In the lines below, find the one that contains "A signal is" and write it out exactly, along with every line that follows it.

Dataset records START

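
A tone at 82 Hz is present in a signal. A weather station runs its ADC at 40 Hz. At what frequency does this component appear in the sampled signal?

2 Hz

82 Hz mod fs = 2 Hz.
2 Hz ≤ fs/2 = 20 Hz, appears at 2 Hz.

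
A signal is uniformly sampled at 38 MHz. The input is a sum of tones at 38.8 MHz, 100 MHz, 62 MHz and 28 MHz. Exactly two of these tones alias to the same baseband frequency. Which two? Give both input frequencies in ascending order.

62 MHz, 100 MHz

fs/2 = 19 MHz.
38.8 MHz mod fs = 0.8 MHz.
0.8 MHz ≤ fs/2 = 19 MHz, appears at 0.8 MHz.
100 MHz mod fs = 24 MHz.
24 MHz > fs/2 = 19 MHz, folds to fs − 24 MHz = 14 MHz.
62 MHz mod fs = 24 MHz.
24 MHz > fs/2 = 19 MHz, folds to fs − 24 MHz = 14 MHz.
28 MHz > fs/2 = 19 MHz, folds to fs − 28 MHz = 10 MHz.
62 MHz and 100 MHz both map to 14 MHz.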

Dataset records END

### Output for this exercise
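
A signal is uniformly sampled at 38 MHz. The input is a sum of tones at 38.8 MHz, 100 MHz, 62 MHz and 28 MHz. Exactly two of these tones alias to the same baseband frequency. Which two? Give both input frequencies in ascending order.

62 MHz, 100 MHz

fs/2 = 19 MHz.
38.8 MHz mod fs = 0.8 MHz.
0.8 MHz ≤ fs/2 = 19 MHz, appears at 0.8 MHz.
100 MHz mod fs = 24 MHz.
24 MHz > fs/2 = 19 MHz, folds to fs − 24 MHz = 14 MHz.
62 MHz mod fs = 24 MHz.
24 MHz > fs/2 = 19 MHz, folds to fs − 24 MHz = 14 MHz.
28 MHz > fs/2 = 19 MHz, folds to fs − 28 MHz = 10 MHz.
62 MHz and 100 MHz both map to 14 MHz.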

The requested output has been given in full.